▶ [AIM OF THE TASK]
Copy verbatim the block of lines in the entries below whose first line contains "Arrange 10 tiles" and whose last line contains "How many distinct arrangements of". Leave out all other lines.

▶ [DATASET ENTRIES]
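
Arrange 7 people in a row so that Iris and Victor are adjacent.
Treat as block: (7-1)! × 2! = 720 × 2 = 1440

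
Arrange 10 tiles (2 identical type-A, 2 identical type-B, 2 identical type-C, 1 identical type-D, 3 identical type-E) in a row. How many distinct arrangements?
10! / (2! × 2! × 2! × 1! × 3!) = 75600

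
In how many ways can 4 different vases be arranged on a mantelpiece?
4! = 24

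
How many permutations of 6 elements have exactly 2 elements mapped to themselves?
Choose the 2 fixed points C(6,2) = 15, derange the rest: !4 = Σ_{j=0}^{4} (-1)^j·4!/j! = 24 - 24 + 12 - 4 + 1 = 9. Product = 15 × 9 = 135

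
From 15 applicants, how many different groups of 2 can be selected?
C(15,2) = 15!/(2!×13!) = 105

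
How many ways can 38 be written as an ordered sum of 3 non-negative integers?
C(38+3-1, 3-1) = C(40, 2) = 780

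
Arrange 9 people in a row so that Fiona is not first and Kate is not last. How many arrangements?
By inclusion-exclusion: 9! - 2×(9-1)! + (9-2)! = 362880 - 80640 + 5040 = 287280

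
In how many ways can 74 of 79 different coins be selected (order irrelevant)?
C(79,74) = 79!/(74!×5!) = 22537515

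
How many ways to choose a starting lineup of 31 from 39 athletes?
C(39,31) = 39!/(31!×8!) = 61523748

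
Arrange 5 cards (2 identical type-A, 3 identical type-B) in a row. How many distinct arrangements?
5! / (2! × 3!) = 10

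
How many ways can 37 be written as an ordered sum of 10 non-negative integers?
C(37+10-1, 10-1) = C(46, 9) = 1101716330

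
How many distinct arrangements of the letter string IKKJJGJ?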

--

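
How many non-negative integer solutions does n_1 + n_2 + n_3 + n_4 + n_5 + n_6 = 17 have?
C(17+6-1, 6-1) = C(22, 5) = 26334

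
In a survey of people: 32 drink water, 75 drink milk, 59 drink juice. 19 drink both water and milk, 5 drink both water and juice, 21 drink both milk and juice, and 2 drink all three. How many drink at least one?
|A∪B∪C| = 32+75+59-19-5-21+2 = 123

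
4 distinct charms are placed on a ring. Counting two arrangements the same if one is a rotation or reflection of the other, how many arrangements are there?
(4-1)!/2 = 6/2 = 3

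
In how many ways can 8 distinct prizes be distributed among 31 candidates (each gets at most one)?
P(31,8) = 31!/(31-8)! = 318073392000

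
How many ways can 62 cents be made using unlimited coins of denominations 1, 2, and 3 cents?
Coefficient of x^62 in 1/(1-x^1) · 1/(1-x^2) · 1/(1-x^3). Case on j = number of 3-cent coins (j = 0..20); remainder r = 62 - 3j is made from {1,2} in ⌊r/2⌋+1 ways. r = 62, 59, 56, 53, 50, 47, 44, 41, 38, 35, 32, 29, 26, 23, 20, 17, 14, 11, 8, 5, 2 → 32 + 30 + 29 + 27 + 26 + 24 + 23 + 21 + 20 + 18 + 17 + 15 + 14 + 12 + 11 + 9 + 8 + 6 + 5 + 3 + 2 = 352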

▶ [TASK ANSWER]
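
Arrange 10 tiles (2 identical type-A, 2 identical type-B, 2 identical type-C, 1 identical type-D, 3 identical type-E) in a row. How many distinct arrangements?
10! / (2! × 2! × 2! × 1! × 3!) = 75600

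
In how many ways can 4 different vases be arranged on a mantelpiece?
4! = 24

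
How many permutations of 6 elements have exactly 2 elements mapped to themselves?
Choose the 2 fixed points C(6,2) = 15, derange the rest: !4 = Σ_{j=0}^{4} (-1)^j·4!/j! = 24 - 24 + 12 - 4 + 1 = 9. Product = 15 × 9 = 135

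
From 15 applicants, how many different groups of 2 can be selected?
C(15,2) = 15!/(2!×13!) = 105

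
How many ways can 38 be written as an ordered sum of 3 non-negative integers?
C(38+3-1, 3-1) = C(40, 2) = 780

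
Arrange 9 people in a row so that Fiona is not first and Kate is not last. How many arrangements?
By inclusion-exclusion: 9! - 2×(9-1)! + (9-2)! = 362880 - 80640 + 5040 = 287280

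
In how many ways can 74 of 79 different coins be selected (order irrelevant)?
C(79,74) = 79!/(74!×5!) = 22537515

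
How many ways to choose a starting lineup of 31 from 39 athletes?
C(39,31) = 39!/(31!×8!) = 61523748

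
Arrange 5 cards (2 identical type-A, 3 identical type-B) in a row. How many distinct arrangements?
5! / (2! × 3!) = 10

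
How many ways can 37 be written as an ordered sum of 10 non-negative integers?
C(37+10-1, 10-1) = C(46, 9) = 1101716330

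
How many distinct arrangements of the letter string IKKJJGJ?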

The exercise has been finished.